In the data below, find each line containing the string "units" and return it.
* * *
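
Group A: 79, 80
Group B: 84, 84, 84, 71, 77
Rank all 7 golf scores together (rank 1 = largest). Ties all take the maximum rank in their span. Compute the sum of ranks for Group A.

Sorted (descending): 84, 84, 84, 80, 79, 77, 71
The 3 values of 84 occupy positions 1–3 → each gets rank 3.
Group A values → pooled ranks: 79→5, 80→4
Rank sum = 5 + 4 = 9

9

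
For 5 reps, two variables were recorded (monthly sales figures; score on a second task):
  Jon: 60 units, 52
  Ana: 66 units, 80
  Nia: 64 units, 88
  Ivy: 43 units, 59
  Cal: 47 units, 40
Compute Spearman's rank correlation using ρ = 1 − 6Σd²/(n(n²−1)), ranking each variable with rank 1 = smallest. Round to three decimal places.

Ranks of variable 1: 3, 5, 4, 1, 2
Ranks of variable 2: 2, 4, 5, 3, 1
d = r₁ − r₂: 1, 1, -1, -2, 1
d²: 1, 1, 1, 4, 1; Σd² = 8
ρ = 1 − 6·8/(5·24) = 1 − 48/120 = 0.600

0.600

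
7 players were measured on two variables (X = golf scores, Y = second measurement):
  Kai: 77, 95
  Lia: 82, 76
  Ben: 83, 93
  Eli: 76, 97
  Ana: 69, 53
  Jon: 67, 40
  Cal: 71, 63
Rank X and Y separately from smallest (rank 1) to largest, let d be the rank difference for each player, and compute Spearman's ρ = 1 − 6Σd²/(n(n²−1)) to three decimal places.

Ranks of variable 1: 5, 6, 7, 4, 2, 1, 3
Ranks of variable 2: 6, 4, 5, 7, 2, 1, 3
d = r₁ − r₂: -1, 2, 2, -3, 0, 0, 0
d²: 1, 4, 4, 9, 0, 0, 0; Σd² = 18
ρ = 1 − 6·18/(7·48) = 1 − 108/336 = 0.679

0.679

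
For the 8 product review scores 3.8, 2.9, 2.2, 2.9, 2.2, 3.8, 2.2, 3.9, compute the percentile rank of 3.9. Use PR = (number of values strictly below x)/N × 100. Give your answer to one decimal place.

N = 8.
Strictly below 3.9: 7. Equal to 3.9: 1.
PR = 7/8 × 100 = 87.5

87.5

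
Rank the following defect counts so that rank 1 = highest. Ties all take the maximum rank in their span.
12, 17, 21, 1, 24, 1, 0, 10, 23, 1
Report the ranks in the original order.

Sorted (descending): 24, 23, 21, 17, 12, 10, 1, 1, 1, 0
The 3 values of 1 occupy positions 7–9 → each gets rank 9.

5, 4, 3, 9, 1, 9, 10, 6, 2, 9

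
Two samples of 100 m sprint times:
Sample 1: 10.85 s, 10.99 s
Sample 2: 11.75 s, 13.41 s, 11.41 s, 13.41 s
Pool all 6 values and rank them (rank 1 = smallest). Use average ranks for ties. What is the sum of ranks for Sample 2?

18

Sorted (ascending): 10.85, 10.99, 11.41, 11.75, 13.41, 13.41
The 2 values of 13.41 occupy positions 5–6 → average rank (5+6)/2 = 5.5.
Sample 2 values → pooled ranks: 11.75→4, 13.41→5.5, 11.41→3, 13.41→5.5
Rank sum = 4 + 5.5 + 3 + 5.5 = 18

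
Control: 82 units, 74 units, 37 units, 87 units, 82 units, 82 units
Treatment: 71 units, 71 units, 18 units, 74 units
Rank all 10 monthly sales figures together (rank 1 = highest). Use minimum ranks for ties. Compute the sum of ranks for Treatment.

29

Sorted (descending): 87, 82, 82, 82, 74, 74, 71, 71, 37, 18
The 3 values of 82 occupy positions 2–4 → each gets rank 2.
The 2 values of 74 occupy positions 5–6 → each gets rank 5.
The 2 values of 71 occupy positions 7–8 → each gets rank 7.
Treatment values → pooled ranks: 71→7, 71→7, 18→10, 74→5
Rank sum = 7 + 7 + 10 + 5 = 29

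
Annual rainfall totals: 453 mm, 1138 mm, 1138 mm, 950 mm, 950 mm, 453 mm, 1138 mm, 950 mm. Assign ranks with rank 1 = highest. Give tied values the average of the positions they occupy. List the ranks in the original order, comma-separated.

7.5, 2, 2, 5, 5, 7.5, 2, 5

Sorted (descending): 1138, 1138, 1138, 950, 950, 950, 453, 453
The 3 values of 1138 occupy positions 1–3 → average rank 2.
The 3 values of 950 occupy positions 4–6 → average rank 5.
The 2 values of 453 occupy positions 7–8 → average rank (7+8)/2 = 7.5.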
* * *
Worked solution.
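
  Jon: 60 units, 52
  Ana: 66 units, 80
  Nia: 64 units, 88
  Ivy: 43 units, 59
  Cal: 47 units, 40
Control: 82 units, 74 units, 37 units, 87 units, 82 units, 82 units
Treatment: 71 units, 71 units, 18 units, 74 units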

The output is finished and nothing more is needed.